### What the task asks:
For the entries below, print exactly the lines between the line holding "Node : g g | h g g" and the line holding "N2 → c d | c N2", inclusive, and nothing else.

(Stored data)
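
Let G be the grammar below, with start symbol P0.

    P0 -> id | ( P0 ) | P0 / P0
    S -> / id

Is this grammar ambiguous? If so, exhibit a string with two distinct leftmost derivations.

Ambiguous

Witness: id / id / id

Derivation 1: P0 ⇒ P0 / P0 ⇒ id / P0 ⇒ id / P0 / P0 ⇒ id / id / P0 ⇒ id / id / id
Derivation 2: P0 ⇒ P0 / P0 ⇒ P0 / P0 / P0 ⇒ id / P0 / P0 ⇒ id / id / P0 ⇒ id / id / id

Two distinct leftmost derivations for the same string.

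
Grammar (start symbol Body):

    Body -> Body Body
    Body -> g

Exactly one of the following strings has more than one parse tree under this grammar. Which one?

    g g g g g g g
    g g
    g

g g g g g g g

g g g g g g g: 132 trees
g g: 1 tree
g: 1 tree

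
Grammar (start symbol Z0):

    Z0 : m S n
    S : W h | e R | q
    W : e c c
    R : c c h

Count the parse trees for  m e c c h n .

Parse trees for m e c c h n:
  [Z0 m [S [W e c c] h] n]
  [Z0 m [S e [R c c h]] n]

2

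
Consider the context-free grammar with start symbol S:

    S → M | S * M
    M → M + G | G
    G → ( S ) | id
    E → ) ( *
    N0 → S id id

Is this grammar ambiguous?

Only S, M, G are reachable from S; ignoring the rest: This is a standard precedence ladder (S over M over G), with each level left-recursive on its own operator ('*' at S, '+' at M). That structure is LR(1), hence unambiguous.

Unambiguous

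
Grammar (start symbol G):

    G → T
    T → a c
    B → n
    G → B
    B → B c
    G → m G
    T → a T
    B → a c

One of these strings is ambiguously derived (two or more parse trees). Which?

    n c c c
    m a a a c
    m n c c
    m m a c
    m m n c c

n c c c: 1 tree
m a a a c: 1 tree
m n c c: 1 tree
m m a c: 2 trees
m m n c c: 1 tree

m m a c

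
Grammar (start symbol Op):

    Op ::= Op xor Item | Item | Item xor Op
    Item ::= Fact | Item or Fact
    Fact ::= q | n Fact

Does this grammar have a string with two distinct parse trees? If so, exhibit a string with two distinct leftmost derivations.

Ambiguous

Witness: q xor q

Derivation 1: Op ⇒ Op xor Item ⇒ Item xor Item ⇒ Fact xor Item ⇒ q xor Item ⇒ q xor Fact ⇒ q xor q
Derivation 2: Op ⇒ Item xor Op ⇒ Fact xor Op ⇒ q xor Op ⇒ q xor Item ⇒ q xor Fact ⇒ q xor q

Two distinct leftmost derivations for the same string.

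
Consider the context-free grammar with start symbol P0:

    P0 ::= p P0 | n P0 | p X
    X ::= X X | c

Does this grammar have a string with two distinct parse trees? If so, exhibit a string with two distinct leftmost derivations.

Ambiguous

Witness: p c c c

Derivation 1: P0 ⇒ p X ⇒ p X X ⇒ p X X X ⇒ p c X X ⇒ p c c X ⇒ p c c c
Derivation 2: P0 ⇒ p X ⇒ p X X ⇒ p c X ⇒ p c X X ⇒ p c c X ⇒ p c c c

Two distinct leftmost derivations for the same string.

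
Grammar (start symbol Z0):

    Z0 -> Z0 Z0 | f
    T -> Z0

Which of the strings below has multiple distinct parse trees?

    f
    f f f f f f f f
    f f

f: 1 tree
f f f f f f f f: 429 trees
f f: 1 tree

f f f f f f f f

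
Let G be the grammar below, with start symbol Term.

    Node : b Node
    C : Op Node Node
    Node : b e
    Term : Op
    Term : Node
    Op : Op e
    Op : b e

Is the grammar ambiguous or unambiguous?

Ambiguous

Witness: b e

Derivation 1: Term ⇒ Op ⇒ b e
Derivation 2: Term ⇒ Node ⇒ b e

Two distinct leftmost derivations for the same string.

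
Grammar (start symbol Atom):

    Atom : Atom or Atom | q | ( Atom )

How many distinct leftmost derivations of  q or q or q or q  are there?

Parse trees for q or q or q or q:
  [Atom [Atom q] or [Atom [Atom q] or [Atom [Atom q] or [Atom q]]]]
  [Atom [Atom q] or [Atom [Atom [Atom q] or [Atom q]] or [Atom q]]]
  [Atom [Atom [Atom q] or [Atom q]] or [Atom [Atom q] or [Atom q]]]
  [Atom [Atom [Atom q] or [Atom [Atom q] or [Atom q]]] or [Atom q]]
  [Atom [Atom [Atom [Atom q] or [Atom q]] or [Atom q]] or [Atom q]]

5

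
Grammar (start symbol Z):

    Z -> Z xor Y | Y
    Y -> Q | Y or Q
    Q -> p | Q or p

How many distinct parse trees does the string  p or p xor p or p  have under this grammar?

4

Parse trees for p or p xor p or p:
  [Z [Z [Y [Q [Q p] or p]]] xor [Y [Q [Q p] or p]]]
  [Z [Z [Y [Q [Q p] or p]]] xor [Y [Y [Q p]] or [Q p]]]
  [Z [Z [Y [Y [Q p]] or [Q p]]] xor [Y [Q [Q p] or p]]]
  [Z [Z [Y [Y [Q p]] or [Q p]]] xor [Y [Y [Q p]] or [Q p]]]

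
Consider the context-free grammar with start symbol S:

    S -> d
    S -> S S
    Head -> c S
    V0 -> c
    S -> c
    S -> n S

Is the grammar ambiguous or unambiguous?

Witness: c c c

Derivation 1: S ⇒ S S ⇒ S S S ⇒ c S S ⇒ c c S ⇒ c c c
Derivation 2: S ⇒ S S ⇒ c S ⇒ c S S ⇒ c c S ⇒ c c c

Two distinct leftmost derivations for the same string.

Ambiguous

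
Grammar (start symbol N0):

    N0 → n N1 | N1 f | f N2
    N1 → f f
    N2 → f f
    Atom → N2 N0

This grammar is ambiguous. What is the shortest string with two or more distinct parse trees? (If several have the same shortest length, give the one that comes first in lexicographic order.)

f f f

length 3: f f f has 2 parse trees

Two derivations of f f f:
  N0 ⇒ N1 f ⇒ f f f
  N0 ⇒ f N2 ⇒ f f f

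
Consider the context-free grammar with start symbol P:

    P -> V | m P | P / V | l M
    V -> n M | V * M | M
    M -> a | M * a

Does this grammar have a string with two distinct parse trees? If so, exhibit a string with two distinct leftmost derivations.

Witness: a * a

Derivation 1: P ⇒ V ⇒ V * M ⇒ M * M ⇒ a * M ⇒ a * a
Derivation 2: P ⇒ V ⇒ M ⇒ M * a ⇒ a * a

Two distinct leftmost derivations for the same string.

Ambiguous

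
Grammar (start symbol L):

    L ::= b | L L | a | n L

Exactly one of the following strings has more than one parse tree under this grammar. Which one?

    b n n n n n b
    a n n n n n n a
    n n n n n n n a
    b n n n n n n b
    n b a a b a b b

b n n n n n b: 1 tree
a n n n n n n a: 1 tree
n n n n n n n a: 1 tree
b n n n n n n b: 1 tree
n b a a b a b b: 429 trees

n b a a b a b b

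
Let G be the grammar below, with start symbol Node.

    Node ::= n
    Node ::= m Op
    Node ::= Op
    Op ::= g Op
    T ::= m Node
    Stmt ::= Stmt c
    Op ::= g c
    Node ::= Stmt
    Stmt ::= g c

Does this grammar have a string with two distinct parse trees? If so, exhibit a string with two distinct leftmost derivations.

Ambiguous

Witness: g c

Derivation 1: Node ⇒ Op ⇒ g c
Derivation 2: Node ⇒ Stmt ⇒ g c

Two distinct leftmost derivations for the same string.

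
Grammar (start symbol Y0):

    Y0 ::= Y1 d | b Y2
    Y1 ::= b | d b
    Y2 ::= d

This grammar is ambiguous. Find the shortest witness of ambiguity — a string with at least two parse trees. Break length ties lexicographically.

length 2: b d has 2 parse trees

Two derivations of b d:
  Y0 ⇒ Y1 d ⇒ b d
  Y0 ⇒ b Y2 ⇒ b d

b d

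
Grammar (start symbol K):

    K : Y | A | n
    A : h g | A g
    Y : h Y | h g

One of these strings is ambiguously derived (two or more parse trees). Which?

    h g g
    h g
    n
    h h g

h g g: 1 tree
h g: 2 trees
n: 1 tree
h h g: 1 tree

h g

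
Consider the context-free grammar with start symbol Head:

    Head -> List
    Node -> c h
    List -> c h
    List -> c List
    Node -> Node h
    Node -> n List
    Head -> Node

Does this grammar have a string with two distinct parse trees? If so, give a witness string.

Ambiguous

Witness: c h

Derivation 1: Head ⇒ List ⇒ c h
Derivation 2: Head ⇒ Node ⇒ c h

Two distinct leftmost derivations for the same string.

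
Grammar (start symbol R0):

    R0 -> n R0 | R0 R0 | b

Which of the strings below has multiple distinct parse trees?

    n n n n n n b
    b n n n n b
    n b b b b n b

n b b b b n b

n n n n n n b: 1 tree
b n n n n b: 1 tree
n b b b b n b: 42 trees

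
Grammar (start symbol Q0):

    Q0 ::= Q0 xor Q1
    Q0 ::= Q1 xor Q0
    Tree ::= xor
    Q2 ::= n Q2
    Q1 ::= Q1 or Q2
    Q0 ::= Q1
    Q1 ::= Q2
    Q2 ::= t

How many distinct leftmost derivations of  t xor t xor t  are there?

Parse trees for t xor t xor t:
  [Q0 [Q0 [Q0 [Q1 [Q2 t]]] xor [Q1 [Q2 t]]] xor [Q1 [Q2 t]]]
  [Q0 [Q0 [Q1 [Q2 t]] xor [Q0 [Q1 [Q2 t]]]] xor [Q1 [Q2 t]]]
  [Q0 [Q1 [Q2 t]] xor [Q0 [Q0 [Q1 [Q2 t]]] xor [Q1 [Q2 t]]]]
  [Q0 [Q1 [Q2 t]] xor [Q0 [Q1 [Q2 t]] xor [Q0 [Q1 [Q2 t]]]]]

4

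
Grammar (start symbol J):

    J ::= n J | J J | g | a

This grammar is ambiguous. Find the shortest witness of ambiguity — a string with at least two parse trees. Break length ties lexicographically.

length 1: no string has ≥2 trees
length 2: no string has ≥2 trees
length 3: a a a has 2 parse trees

Two derivations of a a a:
  J ⇒ J J ⇒ J J J ⇒ a J J ⇒ a a J ⇒ a a a
  J ⇒ J J ⇒ a J ⇒ a J J ⇒ a a J ⇒ a a a

a a a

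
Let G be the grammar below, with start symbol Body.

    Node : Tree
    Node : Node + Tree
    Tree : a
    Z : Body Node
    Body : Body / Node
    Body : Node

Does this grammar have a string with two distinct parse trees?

Only Body, Node, Tree are reachable from Body; ignoring the rest: This is a standard precedence ladder (Body over Node over Tree), with each level left-recursive on its own operator ('/' at Body, '+' at Node). That structure is LR(1), hence unambiguous.

Unambiguous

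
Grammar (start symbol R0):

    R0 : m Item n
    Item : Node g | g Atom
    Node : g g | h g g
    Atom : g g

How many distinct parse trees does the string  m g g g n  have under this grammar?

Parse trees for m g g g n:
  [R0 m [Item [Node g g] g] n]
  [R0 m [Item g [Atom g g]] n]

2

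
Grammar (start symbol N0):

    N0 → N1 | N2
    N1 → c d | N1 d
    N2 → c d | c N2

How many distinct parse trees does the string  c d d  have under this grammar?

1

Parse trees for c d d:
  [N0 [N1 [N1 c d] d]]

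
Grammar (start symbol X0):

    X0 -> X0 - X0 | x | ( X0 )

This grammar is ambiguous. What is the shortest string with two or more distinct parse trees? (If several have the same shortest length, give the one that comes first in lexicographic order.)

length 1: no string has ≥2 trees
length 3: no string has ≥2 trees
length 5: x - x - x has 2 parse trees

Two derivations of x - x - x:
  X0 ⇒ X0 - X0 ⇒ X0 - X0 - X0 ⇒ x - X0 - X0 ⇒ x - x - X0 ⇒ x - x - x
  X0 ⇒ X0 - X0 ⇒ x - X0 ⇒ x - X0 - X0 ⇒ x - x - X0 ⇒ x - x - x

x - x - x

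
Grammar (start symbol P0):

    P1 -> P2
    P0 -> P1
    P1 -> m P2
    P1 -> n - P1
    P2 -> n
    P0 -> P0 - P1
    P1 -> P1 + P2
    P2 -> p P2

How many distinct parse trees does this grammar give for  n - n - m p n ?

4

Parse trees for n - n - m p n:
  [P0 [P1 n - [P1 n - [P1 m [P2 p [P2 n]]]]]]
  [P0 [P0 [P1 [P2 n]]] - [P1 n - [P1 m [P2 p [P2 n]]]]]
  [P0 [P0 [P1 n - [P1 [P2 n]]]] - [P1 m [P2 p [P2 n]]]]
  [P0 [P0 [P0 [P1 [P2 n]]] - [P1 [P2 n]]] - [P1 m [P2 p [P2 n]]]]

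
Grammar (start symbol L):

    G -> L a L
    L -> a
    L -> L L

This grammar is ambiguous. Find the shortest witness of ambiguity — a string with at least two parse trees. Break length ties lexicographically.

a a a

length 1: no string has ≥2 trees
length 2: no string has ≥2 trees
length 3: a a a has 2 parse trees

Two derivations of a a a:
  L ⇒ L L ⇒ a L ⇒ a L L ⇒ a a L ⇒ a a a
  L ⇒ L L ⇒ L L L ⇒ a L L ⇒ a a L ⇒ a a a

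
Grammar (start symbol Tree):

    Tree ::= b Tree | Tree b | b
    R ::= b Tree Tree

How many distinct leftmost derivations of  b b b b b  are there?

16

Parse trees for b b b b b (showing first 6 of 16):
  [Tree b [Tree b [Tree b [Tree b [Tree b]]]]]
  [Tree b [Tree b [Tree b [Tree [Tree b] b]]]]
  [Tree b [Tree b [Tree [Tree b [Tree b]] b]]]
  [Tree b [Tree b [Tree [Tree [Tree b] b] b]]]
  [Tree b [Tree [Tree b [Tree b [Tree b]]] b]]
  [Tree b [Tree [Tree b [Tree [Tree b] b]] b]]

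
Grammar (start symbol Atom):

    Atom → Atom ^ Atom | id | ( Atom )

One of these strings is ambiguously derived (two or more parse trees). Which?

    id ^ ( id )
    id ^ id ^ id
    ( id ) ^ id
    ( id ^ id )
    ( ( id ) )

id ^ id ^ id

id ^ ( id ): 1 tree
id ^ id ^ id: 2 trees
( id ) ^ id: 1 tree
( id ^ id ): 1 tree
( ( id ) ): 1 tree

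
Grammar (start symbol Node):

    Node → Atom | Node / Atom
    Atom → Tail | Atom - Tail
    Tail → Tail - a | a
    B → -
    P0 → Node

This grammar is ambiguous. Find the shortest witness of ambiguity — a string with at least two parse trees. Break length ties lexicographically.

a - a

length 1: no string has ≥2 trees
length 3: a - a has 2 parse trees

Two derivations of a - a:
  Node ⇒ Atom ⇒ Tail ⇒ Tail - a ⇒ a - a
  Node ⇒ Atom ⇒ Atom - Tail ⇒ Tail - Tail ⇒ a - Tail ⇒ a - a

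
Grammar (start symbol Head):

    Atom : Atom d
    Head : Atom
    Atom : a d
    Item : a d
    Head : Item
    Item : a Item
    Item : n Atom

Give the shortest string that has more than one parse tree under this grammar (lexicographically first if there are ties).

length 2: a d has 2 parse trees

Two derivations of a d:
  Head ⇒ Atom ⇒ a d
  Head ⇒ Item ⇒ a d

a d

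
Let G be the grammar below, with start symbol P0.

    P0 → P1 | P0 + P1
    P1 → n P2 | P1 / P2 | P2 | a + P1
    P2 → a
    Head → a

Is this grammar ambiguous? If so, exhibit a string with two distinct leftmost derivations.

Ambiguous

Witness: a + a

Derivation 1: P0 ⇒ P1 ⇒ a + P1 ⇒ a + P2 ⇒ a + a
Derivation 2: P0 ⇒ P0 + P1 ⇒ P1 + P1 ⇒ P2 + P1 ⇒ a + P1 ⇒ a + P2 ⇒ a + a

Two distinct leftmost derivations for the same string.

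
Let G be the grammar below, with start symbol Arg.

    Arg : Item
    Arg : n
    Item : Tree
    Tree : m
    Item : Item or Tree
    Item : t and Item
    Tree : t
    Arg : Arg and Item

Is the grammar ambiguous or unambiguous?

Ambiguous

Witness: t and m

Derivation 1: Arg ⇒ Item ⇒ t and Item ⇒ t and Tree ⇒ t and m
Derivation 2: Arg ⇒ Arg and Item ⇒ Item and Item ⇒ Tree and Item ⇒ t and Item ⇒ t and Tree ⇒ t and m

Two distinct leftmost derivations for the same string.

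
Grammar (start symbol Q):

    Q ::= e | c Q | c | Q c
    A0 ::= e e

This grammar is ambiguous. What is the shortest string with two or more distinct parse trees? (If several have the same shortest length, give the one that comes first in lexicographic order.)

length 1: no string has ≥2 trees
length 2: c c has 2 parse trees

Two derivations of c c:
  Q ⇒ c Q ⇒ c c
  Q ⇒ Q c ⇒ c c

c c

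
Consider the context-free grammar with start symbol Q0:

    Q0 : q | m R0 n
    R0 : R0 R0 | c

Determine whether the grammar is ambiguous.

Ambiguous

Witness: m c c c n

Derivation 1: Q0 ⇒ m R0 n ⇒ m R0 R0 n ⇒ m R0 R0 R0 n ⇒ m c R0 R0 n ⇒ m c c R0 n ⇒ m c c c n
Derivation 2: Q0 ⇒ m R0 n ⇒ m R0 R0 n ⇒ m c R0 n ⇒ m c R0 R0 n ⇒ m c c R0 n ⇒ m c c c n

Two distinct leftmost derivations for the same string.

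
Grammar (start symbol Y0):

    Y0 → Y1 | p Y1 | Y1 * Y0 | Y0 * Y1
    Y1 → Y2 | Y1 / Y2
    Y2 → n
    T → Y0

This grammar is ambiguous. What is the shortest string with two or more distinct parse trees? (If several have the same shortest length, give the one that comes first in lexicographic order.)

n * n

length 1: no string has ≥2 trees
length 2: no string has ≥2 trees
length 3: n * n has 2 parse trees

Two derivations of n * n:
  Y0 ⇒ Y1 * Y0 ⇒ Y2 * Y0 ⇒ n * Y0 ⇒ n * Y1 ⇒ n * Y2 ⇒ n * n
  Y0 ⇒ Y0 * Y1 ⇒ Y1 * Y1 ⇒ Y2 * Y1 ⇒ n * Y1 ⇒ n * Y2 ⇒ n * n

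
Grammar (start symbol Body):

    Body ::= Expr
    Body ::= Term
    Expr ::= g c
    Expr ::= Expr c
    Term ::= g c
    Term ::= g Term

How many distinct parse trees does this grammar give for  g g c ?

1

Parse trees for g g c:
  [Body [Term g [Term g c]]]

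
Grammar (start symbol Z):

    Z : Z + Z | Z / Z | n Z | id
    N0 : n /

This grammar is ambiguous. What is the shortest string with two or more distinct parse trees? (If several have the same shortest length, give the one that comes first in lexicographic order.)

length 1: no string has ≥2 trees
length 2: no string has ≥2 trees
length 3: no string has ≥2 trees
length 4: n id + id has 2 parse trees

Two derivations of n id + id:
  Z ⇒ Z + Z ⇒ n Z + Z ⇒ n id + Z ⇒ n id + id
  Z ⇒ n Z ⇒ n Z + Z ⇒ n id + Z ⇒ n id + id

n id + id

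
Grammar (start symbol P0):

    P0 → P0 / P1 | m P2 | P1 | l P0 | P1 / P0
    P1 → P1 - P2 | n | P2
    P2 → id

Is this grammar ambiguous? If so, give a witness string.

Witness: id / id

Derivation 1: P0 ⇒ P0 / P1 ⇒ P1 / P1 ⇒ P2 / P1 ⇒ id / P1 ⇒ id / P2 ⇒ id / id
Derivation 2: P0 ⇒ P1 / P0 ⇒ P2 / P0 ⇒ id / P0 ⇒ id / P1 ⇒ id / P2 ⇒ id / id

Two distinct leftmost derivations for the same string.

Ambiguous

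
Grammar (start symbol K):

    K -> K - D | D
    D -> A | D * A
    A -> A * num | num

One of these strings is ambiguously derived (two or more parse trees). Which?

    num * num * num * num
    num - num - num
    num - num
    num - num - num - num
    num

num * num * num * num: 8 trees
num - num - num: 1 tree
num - num: 1 tree
num - num - num - num: 1 tree
num: 1 tree

num * num * num * num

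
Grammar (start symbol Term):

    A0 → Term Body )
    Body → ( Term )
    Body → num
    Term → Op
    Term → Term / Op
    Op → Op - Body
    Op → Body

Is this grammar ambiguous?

(A0 is unreachable from Term, so its rules don't affect L(Term).) This is a standard precedence ladder (Term over Op over Body), with each level left-recursive on its own operator ('/' at Term, '-' at Op). That structure is LR(1), hence unambiguous.

Unambiguous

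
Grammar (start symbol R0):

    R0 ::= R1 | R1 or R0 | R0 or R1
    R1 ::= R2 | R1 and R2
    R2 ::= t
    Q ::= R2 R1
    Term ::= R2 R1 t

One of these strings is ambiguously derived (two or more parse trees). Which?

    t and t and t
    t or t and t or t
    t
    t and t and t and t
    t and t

t or t and t or t

t and t and t: 1 tree
t or t and t or t: 4 trees
t: 1 tree
t and t and t and t: 1 tree
t and t: 1 tree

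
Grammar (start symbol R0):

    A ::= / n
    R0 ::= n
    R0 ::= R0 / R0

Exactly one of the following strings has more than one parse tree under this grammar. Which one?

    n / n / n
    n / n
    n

n / n / n: 2 trees
n / n: 1 tree
n: 1 tree

n / n / n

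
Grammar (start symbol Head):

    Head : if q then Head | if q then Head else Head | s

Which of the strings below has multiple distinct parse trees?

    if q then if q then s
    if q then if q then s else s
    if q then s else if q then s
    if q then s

if q then if q then s else s

if q then if q then s: 1 tree
if q then if q then s else s: 2 trees
if q then s else if q then s: 1 tree
if q then s: 1 tree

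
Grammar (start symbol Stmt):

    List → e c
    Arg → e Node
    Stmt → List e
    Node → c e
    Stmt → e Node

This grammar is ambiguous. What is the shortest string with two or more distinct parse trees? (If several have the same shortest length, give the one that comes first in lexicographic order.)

length 3: e c e has 2 parse trees

Two derivations of e c e:
  Stmt ⇒ List e ⇒ e c e
  Stmt ⇒ e Node ⇒ e c e

e c e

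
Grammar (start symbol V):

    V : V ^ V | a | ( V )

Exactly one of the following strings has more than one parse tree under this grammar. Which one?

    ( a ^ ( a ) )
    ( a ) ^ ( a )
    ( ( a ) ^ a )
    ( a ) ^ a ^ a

( a ^ ( a ) ): 1 tree
( a ) ^ ( a ): 1 tree
( ( a ) ^ a ): 1 tree
( a ) ^ a ^ a: 2 trees

( a ) ^ a ^ a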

### Result:
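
    Node : g g | h g g
    Atom : g g

How many distinct parse trees does the string  m g g g n  have under this grammar?

Parse trees for m g g g n:
  [R0 m [Item [Node g g] g] n]
  [R0 m [Item g [Atom g g]] n]

2

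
Grammar (start symbol N0):

    N0 → N1 | N2
    N1 → c d | N1 d
    N2 → c d | c N2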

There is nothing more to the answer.